Requirement ▸ Please return the entries, omitting and altering nothing.

::::::::

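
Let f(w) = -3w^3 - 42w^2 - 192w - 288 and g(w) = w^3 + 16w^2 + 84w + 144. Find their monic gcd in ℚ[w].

Apply the Euclidean algorithm:
  -3w^3 - 42w^2 - 192w - 288 = (-3)(w^3 + 16w^2 + 84w + 144) + (6w^2 + 60w + 144)
  w^3 + 16w^2 + 84w + 144 = ((1/6)w + 1)(6w^2 + 60w + 144) + (0)
Last nonzero remainder: 6w^2 + 60w + 144. Dividing through by 6 gives the monic gcd w^2 + 10w + 24.

w^2 + 10w + 24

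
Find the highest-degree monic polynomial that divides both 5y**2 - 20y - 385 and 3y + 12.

1

Repeated division with remainder:
  5y**2 - 20y - 385 = ((5/3)y - 40/3)(3y + 12) + (-225)
  3y + 12 = (-(1/75)y - 4/75)(-225) + (0)
The last nonzero remainder is the constant -225, so the polynomials are coprime and gcd = 1.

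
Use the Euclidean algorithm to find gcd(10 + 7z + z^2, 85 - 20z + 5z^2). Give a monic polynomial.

1

Repeated division with remainder:
  z^2 + 7z + 10 = (1/5)(5z^2 - 20z + 85) + (11z - 7)
  5z^2 - 20z + 85 = ((5/11)z - 185/121)(11z - 7) + (8990/121)
  11z - 7 = ((1331/8990)z - 847/8990)(8990/121) + (0)
The last nonzero remainder is the constant 8990/121, so the polynomials are coprime and gcd = 1.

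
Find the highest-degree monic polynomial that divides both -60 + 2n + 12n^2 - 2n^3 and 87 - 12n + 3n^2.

1

Repeated division with remainder:
  -2n^3 + 12n^2 + 2n - 60 = (-(2/3)n + 4/3)(3n^2 - 12n + 87) + (76n - 176)
  3n^2 - 12n + 87 = ((3/76)n - 24/361)(76n - 176) + (27183/361)
  76n - 176 = ((27436/27183)n - 63536/27183)(27183/361) + (0)
The last nonzero remainder is the constant 27183/361, so the polynomials are coprime and gcd = 1.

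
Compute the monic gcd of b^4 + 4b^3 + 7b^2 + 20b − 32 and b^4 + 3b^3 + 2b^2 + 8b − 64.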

::::::::

Reply to the task ▸
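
Let f(w) = -3w^3 - 42w^2 - 192w - 288 and g(w) = w^3 + 16w^2 + 84w + 144. Find their monic gcd in ℚ[w].

Apply the Euclidean algorithm:
  -3w^3 - 42w^2 - 192w - 288 = (-3)(w^3 + 16w^2 + 84w + 144) + (6w^2 + 60w + 144)
  w^3 + 16w^2 + 84w + 144 = ((1/6)w + 1)(6w^2 + 60w + 144) + (0)
Last nonzero remainder: 6w^2 + 60w + 144. Dividing through by 6 gives the monic gcd w^2 + 10w + 24.

w^2 + 10w + 24

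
Find the highest-degree monic polynomial that divides both 5y**2 - 20y - 385 and 3y + 12.

1

Repeated division with remainder:
  5y**2 - 20y - 385 = ((5/3)y - 40/3)(3y + 12) + (-225)
  3y + 12 = (-(1/75)y - 4/75)(-225) + (0)
The last nonzero remainder is the constant -225, so the polynomials are coprime and gcd = 1.

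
Use the Euclidean algorithm to find gcd(10 + 7z + z^2, 85 - 20z + 5z^2). Give a monic polynomial.

1

Repeated division with remainder:
  z^2 + 7z + 10 = (1/5)(5z^2 - 20z + 85) + (11z - 7)
  5z^2 - 20z + 85 = ((5/11)z - 185/121)(11z - 7) + (8990/121)
  11z - 7 = ((1331/8990)z - 847/8990)(8990/121) + (0)
The last nonzero remainder is the constant 8990/121, so the polynomials are coprime and gcd = 1.

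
Find the highest-degree monic polynomial that divides both -60 + 2n + 12n^2 - 2n^3 and 87 - 12n + 3n^2.

1

Repeated division with remainder:
  -2n^3 + 12n^2 + 2n - 60 = (-(2/3)n + 4/3)(3n^2 - 12n + 87) + (76n - 176)
  3n^2 - 12n + 87 = ((3/76)n - 24/361)(76n - 176) + (27183/361)
  76n - 176 = ((27436/27183)n - 63536/27183)(27183/361) + (0)
The last nonzero remainder is the constant 27183/361, so the polynomials are coprime and gcd = 1.

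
Compute the monic gcd of b^4 + 4b^3 + 7b^2 + 20b − 32 and b^4 + 3b^3 + 2b^2 + 8b − 64.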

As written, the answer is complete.